• What the exercise asks: Where in the records does the word "Answer" appear? Copy each line that holds it.

Records for processing START

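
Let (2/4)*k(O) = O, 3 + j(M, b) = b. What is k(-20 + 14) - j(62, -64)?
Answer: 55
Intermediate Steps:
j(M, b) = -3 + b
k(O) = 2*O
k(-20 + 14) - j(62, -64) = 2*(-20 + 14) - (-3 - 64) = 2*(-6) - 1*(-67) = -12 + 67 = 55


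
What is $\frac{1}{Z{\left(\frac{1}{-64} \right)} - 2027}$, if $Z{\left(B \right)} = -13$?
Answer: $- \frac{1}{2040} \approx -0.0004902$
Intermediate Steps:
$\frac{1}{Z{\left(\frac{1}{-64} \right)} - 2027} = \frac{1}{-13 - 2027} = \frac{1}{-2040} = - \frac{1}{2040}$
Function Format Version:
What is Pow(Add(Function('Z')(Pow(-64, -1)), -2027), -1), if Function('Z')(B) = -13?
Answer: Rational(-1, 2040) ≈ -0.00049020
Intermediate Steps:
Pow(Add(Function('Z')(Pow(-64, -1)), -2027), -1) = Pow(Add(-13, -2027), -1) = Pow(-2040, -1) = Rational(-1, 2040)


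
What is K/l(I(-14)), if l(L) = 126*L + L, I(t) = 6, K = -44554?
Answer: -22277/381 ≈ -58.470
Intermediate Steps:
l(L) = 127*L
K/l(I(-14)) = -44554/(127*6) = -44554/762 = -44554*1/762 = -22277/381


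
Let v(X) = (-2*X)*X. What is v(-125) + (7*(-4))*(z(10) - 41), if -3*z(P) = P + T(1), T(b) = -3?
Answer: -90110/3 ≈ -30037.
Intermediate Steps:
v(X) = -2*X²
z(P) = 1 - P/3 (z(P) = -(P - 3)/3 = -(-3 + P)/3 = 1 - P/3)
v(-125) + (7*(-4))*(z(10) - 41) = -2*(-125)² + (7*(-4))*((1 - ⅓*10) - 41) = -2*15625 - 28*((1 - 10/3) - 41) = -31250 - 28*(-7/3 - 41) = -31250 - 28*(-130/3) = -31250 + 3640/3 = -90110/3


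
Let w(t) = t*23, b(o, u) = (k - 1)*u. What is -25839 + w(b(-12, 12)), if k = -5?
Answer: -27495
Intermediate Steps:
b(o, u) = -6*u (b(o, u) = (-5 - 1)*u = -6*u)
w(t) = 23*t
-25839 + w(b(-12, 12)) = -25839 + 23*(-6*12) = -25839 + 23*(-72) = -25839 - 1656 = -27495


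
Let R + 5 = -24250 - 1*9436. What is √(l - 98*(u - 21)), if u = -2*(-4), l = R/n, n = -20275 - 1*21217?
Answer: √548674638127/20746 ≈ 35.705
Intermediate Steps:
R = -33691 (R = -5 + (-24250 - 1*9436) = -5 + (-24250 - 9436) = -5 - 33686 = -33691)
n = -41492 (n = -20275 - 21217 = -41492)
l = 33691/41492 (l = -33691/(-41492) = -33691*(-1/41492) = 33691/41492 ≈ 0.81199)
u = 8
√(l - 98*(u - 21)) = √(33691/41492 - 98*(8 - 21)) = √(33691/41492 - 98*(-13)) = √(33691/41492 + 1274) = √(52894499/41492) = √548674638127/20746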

Records for processing END

• Written response:
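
Answer: 55
Answer: $- \frac{1}{2040} \approx -0.0004902$
Answer: Rational(-1, 2040) ≈ -0.00049020
Answer: -22277/381 ≈ -58.470
Answer: -90110/3 ≈ -30037.
Answer: -27495
Answer: √548674638127/20746 ≈ 35.705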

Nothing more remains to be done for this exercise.